### DATASET RECORDS
==================================================

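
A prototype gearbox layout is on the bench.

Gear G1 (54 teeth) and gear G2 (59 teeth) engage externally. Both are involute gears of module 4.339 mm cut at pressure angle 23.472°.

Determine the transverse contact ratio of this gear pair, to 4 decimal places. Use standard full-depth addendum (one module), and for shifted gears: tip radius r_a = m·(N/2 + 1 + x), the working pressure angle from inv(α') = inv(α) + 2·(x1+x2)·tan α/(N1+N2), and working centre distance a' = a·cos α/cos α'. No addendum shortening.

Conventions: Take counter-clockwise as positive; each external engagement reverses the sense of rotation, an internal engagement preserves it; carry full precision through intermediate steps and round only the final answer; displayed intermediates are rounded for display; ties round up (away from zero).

1.6077

single-mesh involute tooth geometry (54T engaging 59T at module 4.339)
base radii: r_b1 = 107.459155, r_b2 = 117.409077
tip radii: r_a1 = 121.492000, r_a2 = 132.339500
no profile shift: α' = α, a' = a
action lengths: √(r_a1²−r_b1²) = 56.681885, √(r_a2²−r_b2²) = 61.064326
base pitch p_b = π·m·cos α = 12.503440
CR = (56.681885 + 61.064326 − 245.153500·sin 23.47200°)/12.503440 = 1.607666
contact ratio ≈ 1.6077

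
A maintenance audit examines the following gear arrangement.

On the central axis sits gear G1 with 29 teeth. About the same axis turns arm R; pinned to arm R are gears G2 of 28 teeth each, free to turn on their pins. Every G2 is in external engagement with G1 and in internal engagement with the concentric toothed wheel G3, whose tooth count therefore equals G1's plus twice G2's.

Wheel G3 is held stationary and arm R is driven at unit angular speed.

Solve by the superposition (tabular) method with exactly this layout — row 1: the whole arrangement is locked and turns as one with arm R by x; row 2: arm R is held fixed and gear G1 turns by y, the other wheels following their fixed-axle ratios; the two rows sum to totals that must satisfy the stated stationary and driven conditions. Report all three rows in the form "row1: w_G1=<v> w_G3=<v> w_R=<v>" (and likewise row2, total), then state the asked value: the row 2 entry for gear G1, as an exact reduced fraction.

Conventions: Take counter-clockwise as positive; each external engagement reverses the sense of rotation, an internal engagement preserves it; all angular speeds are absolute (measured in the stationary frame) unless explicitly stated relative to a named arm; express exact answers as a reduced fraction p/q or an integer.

row1: w_G1=1 w_G3=1 w_R=1
row2: w_G1=85/29 w_G3=-1 w_R=0
total: w_G1=114/29 w_G3=0 w_R=1
asked value: 85/29

recognized (axles ride arm R): planetary set, 29/28/85 teeth
row 1 — lock + rotate with arm: ω_sun = ω_ring = ω_arm = x
row 2: sun turns y, ring = −(29/85)·y, arm 0
boundary: total ω_ring = x − (29/85)·y = 0 and total ω_arm = x = 1  ⇒  y = 85/29, x = 1
row 2 ring = −(29/85)·85/29 = -1
totals (row 1 + row 2): sun 1 + 85/29 = 114/29, ring 1 + (-1) = 0, arm 1 + 0 = 1
asked cell (row2, sun) = 85/29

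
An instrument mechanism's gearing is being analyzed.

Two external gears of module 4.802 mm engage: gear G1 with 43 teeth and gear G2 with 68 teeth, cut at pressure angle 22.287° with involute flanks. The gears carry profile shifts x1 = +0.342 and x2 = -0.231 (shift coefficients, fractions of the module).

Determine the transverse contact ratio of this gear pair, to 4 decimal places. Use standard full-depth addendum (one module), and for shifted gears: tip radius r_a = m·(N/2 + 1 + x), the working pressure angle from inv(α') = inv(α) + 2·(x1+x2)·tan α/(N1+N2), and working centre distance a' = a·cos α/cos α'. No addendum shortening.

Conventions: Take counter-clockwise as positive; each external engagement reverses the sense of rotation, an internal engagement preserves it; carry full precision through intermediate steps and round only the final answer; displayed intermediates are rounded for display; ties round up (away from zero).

single-mesh involute tooth geometry (43T engaging 68T at module 4.802)
base radii: r_b1 = 95.530313, r_b2 = 151.071193
tip radii: r_a1 = 109.687284, r_a2 = 166.960738
inv(α') = inv(22.287°) + 2·(+0.342-0.231)·tan α/(43+68) = 0.02170306  ⇒  α' = 22.56278°
a' = a·cos α / cos α' = 266.5110·cos 22.287°/cos 22.56278° = 267.040904
action lengths: √(r_a1²−r_b1²) = 53.900459, √(r_a2²−r_b2²) = 71.087148
base pitch p_b = π·m·cos α = 13.958946
CR = (53.900459 + 71.087148 − 267.040904·sin 22.56278°)/13.958946 = 1.613676
contact ratio ≈ 1.6137

1.6137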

==================================================

### WHAT YOU ARE ASKED TO DO
Copy the records above exactly, please, but only from the first line through the line containing "Gear G1 (54".

### WORKED SOLUTION
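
A prototype gearbox layout is on the bench.

Gear G1 (54 teeth) and gear G2 (59 teeth) engage externally. Both are involute gears of module 4.339 mm cut at pressure angle 23.472°.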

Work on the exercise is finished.